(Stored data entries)
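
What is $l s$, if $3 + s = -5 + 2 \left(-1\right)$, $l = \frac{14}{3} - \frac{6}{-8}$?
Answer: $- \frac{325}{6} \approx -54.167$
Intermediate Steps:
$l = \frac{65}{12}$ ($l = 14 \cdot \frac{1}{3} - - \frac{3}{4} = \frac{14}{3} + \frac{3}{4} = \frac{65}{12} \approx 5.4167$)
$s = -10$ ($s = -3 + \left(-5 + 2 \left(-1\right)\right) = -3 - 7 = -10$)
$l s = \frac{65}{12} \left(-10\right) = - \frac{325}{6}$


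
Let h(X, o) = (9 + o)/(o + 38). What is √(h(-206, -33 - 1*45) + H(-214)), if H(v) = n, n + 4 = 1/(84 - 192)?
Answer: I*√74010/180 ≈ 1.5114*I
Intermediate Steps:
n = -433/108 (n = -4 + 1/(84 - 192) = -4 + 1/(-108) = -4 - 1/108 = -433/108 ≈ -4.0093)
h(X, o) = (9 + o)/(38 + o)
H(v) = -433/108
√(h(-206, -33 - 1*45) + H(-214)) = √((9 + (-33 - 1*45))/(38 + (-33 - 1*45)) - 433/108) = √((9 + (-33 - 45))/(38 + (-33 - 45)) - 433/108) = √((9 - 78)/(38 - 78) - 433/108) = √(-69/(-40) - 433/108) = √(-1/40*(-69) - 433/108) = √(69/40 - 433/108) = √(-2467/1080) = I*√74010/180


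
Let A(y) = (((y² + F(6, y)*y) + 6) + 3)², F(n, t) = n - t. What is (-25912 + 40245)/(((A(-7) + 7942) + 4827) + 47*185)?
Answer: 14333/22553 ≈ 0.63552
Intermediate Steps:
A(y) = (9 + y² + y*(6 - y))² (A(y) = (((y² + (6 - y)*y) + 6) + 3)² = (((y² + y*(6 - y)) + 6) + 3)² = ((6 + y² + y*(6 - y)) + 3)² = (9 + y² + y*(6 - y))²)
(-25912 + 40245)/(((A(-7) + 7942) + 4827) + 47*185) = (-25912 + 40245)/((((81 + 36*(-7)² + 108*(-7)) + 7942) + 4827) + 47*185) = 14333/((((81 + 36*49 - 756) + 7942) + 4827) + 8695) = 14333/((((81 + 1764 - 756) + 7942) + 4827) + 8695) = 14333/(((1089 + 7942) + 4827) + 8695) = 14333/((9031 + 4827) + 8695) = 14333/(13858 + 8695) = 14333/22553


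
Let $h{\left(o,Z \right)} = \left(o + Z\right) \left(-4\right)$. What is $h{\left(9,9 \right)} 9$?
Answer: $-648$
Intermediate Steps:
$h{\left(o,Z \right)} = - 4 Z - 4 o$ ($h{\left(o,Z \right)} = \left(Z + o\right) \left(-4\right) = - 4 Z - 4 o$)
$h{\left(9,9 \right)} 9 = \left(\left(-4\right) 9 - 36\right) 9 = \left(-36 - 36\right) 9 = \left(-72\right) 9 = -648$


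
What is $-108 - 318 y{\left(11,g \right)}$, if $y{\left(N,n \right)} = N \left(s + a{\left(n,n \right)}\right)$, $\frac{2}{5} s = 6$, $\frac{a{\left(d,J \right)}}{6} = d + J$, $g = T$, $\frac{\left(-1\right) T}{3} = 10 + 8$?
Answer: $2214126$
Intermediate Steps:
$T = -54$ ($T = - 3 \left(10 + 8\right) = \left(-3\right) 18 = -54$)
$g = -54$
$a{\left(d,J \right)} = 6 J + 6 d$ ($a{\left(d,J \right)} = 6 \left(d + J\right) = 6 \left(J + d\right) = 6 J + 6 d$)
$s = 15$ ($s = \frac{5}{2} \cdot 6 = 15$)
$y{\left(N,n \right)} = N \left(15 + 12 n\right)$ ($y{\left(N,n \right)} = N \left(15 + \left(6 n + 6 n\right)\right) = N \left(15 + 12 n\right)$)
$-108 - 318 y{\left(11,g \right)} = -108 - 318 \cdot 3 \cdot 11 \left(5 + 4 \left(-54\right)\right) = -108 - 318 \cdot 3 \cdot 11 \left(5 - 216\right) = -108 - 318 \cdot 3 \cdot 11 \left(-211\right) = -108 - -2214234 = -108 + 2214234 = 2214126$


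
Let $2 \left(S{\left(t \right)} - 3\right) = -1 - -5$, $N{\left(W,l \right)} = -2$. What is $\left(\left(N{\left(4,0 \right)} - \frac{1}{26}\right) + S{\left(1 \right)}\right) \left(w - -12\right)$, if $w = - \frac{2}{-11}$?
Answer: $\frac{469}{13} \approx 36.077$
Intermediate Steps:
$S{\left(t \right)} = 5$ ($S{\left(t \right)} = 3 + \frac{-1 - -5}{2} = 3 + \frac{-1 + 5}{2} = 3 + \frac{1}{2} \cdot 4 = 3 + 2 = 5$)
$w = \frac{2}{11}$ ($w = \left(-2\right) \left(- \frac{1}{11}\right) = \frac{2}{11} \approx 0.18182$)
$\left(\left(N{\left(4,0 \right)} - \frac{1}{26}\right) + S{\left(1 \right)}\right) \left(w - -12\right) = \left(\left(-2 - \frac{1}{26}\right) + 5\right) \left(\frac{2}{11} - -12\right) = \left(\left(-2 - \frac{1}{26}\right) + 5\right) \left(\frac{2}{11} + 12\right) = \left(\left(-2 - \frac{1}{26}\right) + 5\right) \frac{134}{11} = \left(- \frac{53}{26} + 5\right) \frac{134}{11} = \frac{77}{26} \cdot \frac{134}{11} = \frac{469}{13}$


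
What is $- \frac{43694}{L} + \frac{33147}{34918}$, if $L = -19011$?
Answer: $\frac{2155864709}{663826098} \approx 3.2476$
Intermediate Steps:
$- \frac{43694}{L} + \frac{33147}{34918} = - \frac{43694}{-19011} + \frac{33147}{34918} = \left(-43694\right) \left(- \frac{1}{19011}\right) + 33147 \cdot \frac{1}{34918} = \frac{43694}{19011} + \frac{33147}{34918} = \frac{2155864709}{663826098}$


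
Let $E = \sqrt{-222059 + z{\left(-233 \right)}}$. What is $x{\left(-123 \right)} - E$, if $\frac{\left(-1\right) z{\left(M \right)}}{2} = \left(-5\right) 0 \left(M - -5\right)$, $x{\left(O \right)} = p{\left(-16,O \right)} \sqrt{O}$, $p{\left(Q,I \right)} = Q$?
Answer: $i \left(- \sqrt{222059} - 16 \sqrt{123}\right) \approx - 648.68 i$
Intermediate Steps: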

__Exercise instructions__:
Exactly as shown above, return every record.

__Response__:
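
What is $l s$, if $3 + s = -5 + 2 \left(-1\right)$, $l = \frac{14}{3} - \frac{6}{-8}$?
Answer: $- \frac{325}{6} \approx -54.167$
Intermediate Steps:
$l = \frac{65}{12}$ ($l = 14 \cdot \frac{1}{3} - - \frac{3}{4} = \frac{14}{3} + \frac{3}{4} = \frac{65}{12} \approx 5.4167$)
$s = -10$ ($s = -3 + \left(-5 + 2 \left(-1\right)\right) = -3 - 7 = -10$)
$l s = \frac{65}{12} \left(-10\right) = - \frac{325}{6}$


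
Let h(X, o) = (9 + o)/(o + 38). What is √(h(-206, -33 - 1*45) + H(-214)), if H(v) = n, n + 4 = 1/(84 - 192)?
Answer: I*√74010/180 ≈ 1.5114*I
Intermediate Steps:
n = -433/108 (n = -4 + 1/(84 - 192) = -4 + 1/(-108) = -4 - 1/108 = -433/108 ≈ -4.0093)
h(X, o) = (9 + o)/(38 + o)
H(v) = -433/108
√(h(-206, -33 - 1*45) + H(-214)) = √((9 + (-33 - 1*45))/(38 + (-33 - 1*45)) - 433/108) = √((9 + (-33 - 45))/(38 + (-33 - 45)) - 433/108) = √((9 - 78)/(38 - 78) - 433/108) = √(-69/(-40) - 433/108) = √(-1/40*(-69) - 433/108) = √(69/40 - 433/108) = √(-2467/1080) = I*√74010/180


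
Let A(y) = (((y² + F(6, y)*y) + 6) + 3)², F(n, t) = n - t. What is (-25912 + 40245)/(((A(-7) + 7942) + 4827) + 47*185)?
Answer: 14333/22553 ≈ 0.63552
Intermediate Steps:
A(y) = (9 + y² + y*(6 - y))² (A(y) = (((y² + (6 - y)*y) + 6) + 3)² = (((y² + y*(6 - y)) + 6) + 3)² = ((6 + y² + y*(6 - y)) + 3)² = (9 + y² + y*(6 - y))²)
(-25912 + 40245)/(((A(-7) + 7942) + 4827) + 47*185) = (-25912 + 40245)/((((81 + 36*(-7)² + 108*(-7)) + 7942) + 4827) + 47*185) = 14333/((((81 + 36*49 - 756) + 7942) + 4827) + 8695) = 14333/((((81 + 1764 - 756) + 7942) + 4827) + 8695) = 14333/(((1089 + 7942) + 4827) + 8695) = 14333/((9031 + 4827) + 8695) = 14333/(13858 + 8695) = 14333/22553


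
Let $h{\left(o,Z \right)} = \left(o + Z\right) \left(-4\right)$. What is $h{\left(9,9 \right)} 9$?
Answer: $-648$
Intermediate Steps:
$h{\left(o,Z \right)} = - 4 Z - 4 o$ ($h{\left(o,Z \right)} = \left(Z + o\right) \left(-4\right) = - 4 Z - 4 o$)
$h{\left(9,9 \right)} 9 = \left(\left(-4\right) 9 - 36\right) 9 = \left(-36 - 36\right) 9 = \left(-72\right) 9 = -648$


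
What is $-108 - 318 y{\left(11,g \right)}$, if $y{\left(N,n \right)} = N \left(s + a{\left(n,n \right)}\right)$, $\frac{2}{5} s = 6$, $\frac{a{\left(d,J \right)}}{6} = d + J$, $g = T$, $\frac{\left(-1\right) T}{3} = 10 + 8$?
Answer: $2214126$
Intermediate Steps:
$T = -54$ ($T = - 3 \left(10 + 8\right) = \left(-3\right) 18 = -54$)
$g = -54$
$a{\left(d,J \right)} = 6 J + 6 d$ ($a{\left(d,J \right)} = 6 \left(d + J\right) = 6 \left(J + d\right) = 6 J + 6 d$)
$s = 15$ ($s = \frac{5}{2} \cdot 6 = 15$)
$y{\left(N,n \right)} = N \left(15 + 12 n\right)$ ($y{\left(N,n \right)} = N \left(15 + \left(6 n + 6 n\right)\right) = N \left(15 + 12 n\right)$)
$-108 - 318 y{\left(11,g \right)} = -108 - 318 \cdot 3 \cdot 11 \left(5 + 4 \left(-54\right)\right) = -108 - 318 \cdot 3 \cdot 11 \left(5 - 216\right) = -108 - 318 \cdot 3 \cdot 11 \left(-211\right) = -108 - -2214234 = -108 + 2214234 = 2214126$


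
Let $2 \left(S{\left(t \right)} - 3\right) = -1 - -5$, $N{\left(W,l \right)} = -2$. What is $\left(\left(N{\left(4,0 \right)} - \frac{1}{26}\right) + S{\left(1 \right)}\right) \left(w - -12\right)$, if $w = - \frac{2}{-11}$?
Answer: $\frac{469}{13} \approx 36.077$
Intermediate Steps:
$S{\left(t \right)} = 5$ ($S{\left(t \right)} = 3 + \frac{-1 - -5}{2} = 3 + \frac{-1 + 5}{2} = 3 + \frac{1}{2} \cdot 4 = 3 + 2 = 5$)
$w = \frac{2}{11}$ ($w = \left(-2\right) \left(- \frac{1}{11}\right) = \frac{2}{11} \approx 0.18182$)
$\left(\left(N{\left(4,0 \right)} - \frac{1}{26}\right) + S{\left(1 \right)}\right) \left(w - -12\right) = \left(\left(-2 - \frac{1}{26}\right) + 5\right) \left(\frac{2}{11} - -12\right) = \left(\left(-2 - \frac{1}{26}\right) + 5\right) \left(\frac{2}{11} + 12\right) = \left(\left(-2 - \frac{1}{26}\right) + 5\right) \frac{134}{11} = \left(- \frac{53}{26} + 5\right) \frac{134}{11} = \frac{77}{26} \cdot \frac{134}{11} = \frac{469}{13}$


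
What is $- \frac{43694}{L} + \frac{33147}{34918}$, if $L = -19011$?
Answer: $\frac{2155864709}{663826098} \approx 3.2476$
Intermediate Steps:
$- \frac{43694}{L} + \frac{33147}{34918} = - \frac{43694}{-19011} + \frac{33147}{34918} = \left(-43694\right) \left(- \frac{1}{19011}\right) + 33147 \cdot \frac{1}{34918} = \frac{43694}{19011} + \frac{33147}{34918} = \frac{2155864709}{663826098}$


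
Let $E = \sqrt{-222059 + z{\left(-233 \right)}}$. What is $x{\left(-123 \right)} - E$, if $\frac{\left(-1\right) z{\left(M \right)}}{2} = \left(-5\right) 0 \left(M - -5\right)$, $x{\left(O \right)} = p{\left(-16,O \right)} \sqrt{O}$, $p{\left(Q,I \right)} = Q$?
Answer: $i \left(- \sqrt{222059} - 16 \sqrt{123}\right) \approx - 648.68 i$
Intermediate Steps: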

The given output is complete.